→ **REQUIRED ACTION**
Would you output the whole of the data exactly?

Saved data entries:

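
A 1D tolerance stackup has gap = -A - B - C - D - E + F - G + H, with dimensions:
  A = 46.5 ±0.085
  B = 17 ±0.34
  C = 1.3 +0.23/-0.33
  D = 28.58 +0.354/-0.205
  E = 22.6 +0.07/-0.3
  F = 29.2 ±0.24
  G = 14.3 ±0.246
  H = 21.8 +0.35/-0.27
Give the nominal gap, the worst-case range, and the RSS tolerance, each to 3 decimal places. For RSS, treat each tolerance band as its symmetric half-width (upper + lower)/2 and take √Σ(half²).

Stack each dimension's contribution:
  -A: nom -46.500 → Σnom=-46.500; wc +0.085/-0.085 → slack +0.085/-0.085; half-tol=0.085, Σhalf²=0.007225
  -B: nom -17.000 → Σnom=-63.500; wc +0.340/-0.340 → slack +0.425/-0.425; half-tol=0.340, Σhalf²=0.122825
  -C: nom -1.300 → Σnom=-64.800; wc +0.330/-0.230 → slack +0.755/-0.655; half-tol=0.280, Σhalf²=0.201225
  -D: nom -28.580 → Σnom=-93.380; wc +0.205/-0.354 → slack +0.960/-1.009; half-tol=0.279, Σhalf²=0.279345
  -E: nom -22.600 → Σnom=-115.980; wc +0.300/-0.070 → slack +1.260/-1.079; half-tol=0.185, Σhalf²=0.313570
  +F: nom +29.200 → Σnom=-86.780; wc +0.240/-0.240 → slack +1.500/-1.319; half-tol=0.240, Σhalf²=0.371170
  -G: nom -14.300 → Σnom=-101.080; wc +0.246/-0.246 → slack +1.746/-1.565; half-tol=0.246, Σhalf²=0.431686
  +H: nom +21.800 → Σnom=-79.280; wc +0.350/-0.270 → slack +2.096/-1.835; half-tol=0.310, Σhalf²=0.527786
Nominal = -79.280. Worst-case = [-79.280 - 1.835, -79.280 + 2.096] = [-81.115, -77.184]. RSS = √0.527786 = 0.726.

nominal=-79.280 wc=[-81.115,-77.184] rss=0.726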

→ **ANSWER**
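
A 1D tolerance stackup has gap = -A - B - C - D - E + F - G + H, with dimensions:
  A = 46.5 ±0.085
  B = 17 ±0.34
  C = 1.3 +0.23/-0.33
  D = 28.58 +0.354/-0.205
  E = 22.6 +0.07/-0.3
  F = 29.2 ±0.24
  G = 14.3 ±0.246
  H = 21.8 +0.35/-0.27
Give the nominal gap, the worst-case range, and the RSS tolerance, each to 3 decimal places. For RSS, treat each tolerance band as its symmetric half-width (upper + lower)/2 and take √Σ(half²).

Stack each dimension's contribution:
  -A: nom -46.500 → Σnom=-46.500; wc +0.085/-0.085 → slack +0.085/-0.085; half-tol=0.085, Σhalf²=0.007225
  -B: nom -17.000 → Σnom=-63.500; wc +0.340/-0.340 → slack +0.425/-0.425; half-tol=0.340, Σhalf²=0.122825
  -C: nom -1.300 → Σnom=-64.800; wc +0.330/-0.230 → slack +0.755/-0.655; half-tol=0.280, Σhalf²=0.201225
  -D: nom -28.580 → Σnom=-93.380; wc +0.205/-0.354 → slack +0.960/-1.009; half-tol=0.279, Σhalf²=0.279345
  -E: nom -22.600 → Σnom=-115.980; wc +0.300/-0.070 → slack +1.260/-1.079; half-tol=0.185, Σhalf²=0.313570
  +F: nom +29.200 → Σnom=-86.780; wc +0.240/-0.240 → slack +1.500/-1.319; half-tol=0.240, Σhalf²=0.371170
  -G: nom -14.300 → Σnom=-101.080; wc +0.246/-0.246 → slack +1.746/-1.565; half-tol=0.246, Σhalf²=0.431686
  +H: nom +21.800 → Σnom=-79.280; wc +0.350/-0.270 → slack +2.096/-1.835; half-tol=0.310, Σhalf²=0.527786
Nominal = -79.280. Worst-case = [-79.280 - 1.835, -79.280 + 2.096] = [-81.115, -77.184]. RSS = √0.527786 = 0.726.

nominal=-79.280 wc=[-81.115,-77.184] rss=0.726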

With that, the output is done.